[[ Material provided open ]]

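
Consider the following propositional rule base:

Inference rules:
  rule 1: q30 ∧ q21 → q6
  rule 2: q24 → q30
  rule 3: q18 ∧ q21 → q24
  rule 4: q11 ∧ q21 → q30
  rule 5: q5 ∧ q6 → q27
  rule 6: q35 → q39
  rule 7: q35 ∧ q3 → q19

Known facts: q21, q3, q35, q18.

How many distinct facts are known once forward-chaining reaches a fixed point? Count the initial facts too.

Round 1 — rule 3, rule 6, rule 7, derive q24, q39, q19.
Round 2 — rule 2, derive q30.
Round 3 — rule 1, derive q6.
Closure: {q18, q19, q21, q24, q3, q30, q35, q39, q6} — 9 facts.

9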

[[ Material provided closed ]]

About this task: Once the listing above has been read, restate it exactly.

Answer section:
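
Consider the following propositional rule base:

Inference rules:
  rule 1: q30 ∧ q21 → q6
  rule 2: q24 → q30
  rule 3: q18 ∧ q21 → q24
  rule 4: q11 ∧ q21 → q30
  rule 5: q5 ∧ q6 → q27
  rule 6: q35 → q39
  rule 7: q35 ∧ q3 → q19

Known facts: q21, q3, q35, q18.

How many distinct facts are known once forward-chaining reaches a fixed point? Count the initial facts too.

Round 1 — rule 3, rule 6, rule 7, derive q24, q39, q19.
Round 2 — rule 2, derive q30.
Round 3 — rule 1, derive q6.
Closure: {q18, q19, q21, q24, q3, q30, q35, q39, q6} — 9 facts.

9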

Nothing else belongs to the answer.